Find the number of lines in these records where the word "places" appears. Reply with that number and nothing more.

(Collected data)
---

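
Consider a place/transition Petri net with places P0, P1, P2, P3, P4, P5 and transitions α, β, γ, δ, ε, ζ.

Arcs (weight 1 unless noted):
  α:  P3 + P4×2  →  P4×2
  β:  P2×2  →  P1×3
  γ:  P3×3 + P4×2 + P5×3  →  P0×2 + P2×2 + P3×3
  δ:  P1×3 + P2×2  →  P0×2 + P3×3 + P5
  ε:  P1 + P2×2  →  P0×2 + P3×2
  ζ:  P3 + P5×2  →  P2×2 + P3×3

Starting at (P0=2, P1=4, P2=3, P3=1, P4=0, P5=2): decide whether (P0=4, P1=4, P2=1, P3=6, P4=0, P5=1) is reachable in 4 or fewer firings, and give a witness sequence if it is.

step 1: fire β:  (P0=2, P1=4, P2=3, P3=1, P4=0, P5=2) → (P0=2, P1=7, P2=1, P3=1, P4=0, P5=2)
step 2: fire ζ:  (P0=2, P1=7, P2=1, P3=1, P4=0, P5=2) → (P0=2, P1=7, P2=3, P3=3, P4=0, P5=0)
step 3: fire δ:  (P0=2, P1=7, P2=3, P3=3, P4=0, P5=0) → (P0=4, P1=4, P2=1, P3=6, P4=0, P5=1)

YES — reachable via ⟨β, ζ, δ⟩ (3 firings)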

---

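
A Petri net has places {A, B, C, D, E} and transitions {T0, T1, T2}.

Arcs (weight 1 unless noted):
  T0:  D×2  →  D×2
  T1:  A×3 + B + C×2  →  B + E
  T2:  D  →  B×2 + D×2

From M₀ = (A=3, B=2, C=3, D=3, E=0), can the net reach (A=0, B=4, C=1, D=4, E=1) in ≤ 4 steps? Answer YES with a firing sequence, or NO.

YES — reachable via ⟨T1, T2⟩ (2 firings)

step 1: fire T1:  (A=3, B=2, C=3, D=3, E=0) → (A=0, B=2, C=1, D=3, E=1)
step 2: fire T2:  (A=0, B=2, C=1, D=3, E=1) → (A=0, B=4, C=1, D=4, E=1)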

---

| Answer for this exercise |
2